**ACTION ITEM**: Could you print the data that follows exactly as given?

**PROVIDED RECORDS**:
━━━━━━━━━━━━━━━━━━━━━━━━━━━━━━
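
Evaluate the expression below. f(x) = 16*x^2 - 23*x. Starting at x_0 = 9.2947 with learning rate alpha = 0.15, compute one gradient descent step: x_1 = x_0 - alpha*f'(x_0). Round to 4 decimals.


We compute the gradient at x_0 and apply the update.
f'(x) = 32*x - 23
f'(9.2947) = 32*9.2947 - 23 = 274.4304
x_1 = 9.2947 - 0.15*274.4304 = -31.8699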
━━━━━━━━━━━━━━━━━━━━━━━━━━━━━━
**COMPLETED EXERCISE**:
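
Evaluate the expression below. f(x) = 16*x^2 - 23*x. Starting at x_0 = 9.2947 with learning rate alpha = 0.15, compute one gradient descent step: x_1 = x_0 - alpha*f'(x_0). Round to 4 decimals.


We compute the gradient at x_0 and apply the update.
f'(x) = 32*x - 23
f'(9.2947) = 32*9.2947 - 23 = 274.4304
x_1 = 9.2947 - 0.15*274.4304 = -31.8699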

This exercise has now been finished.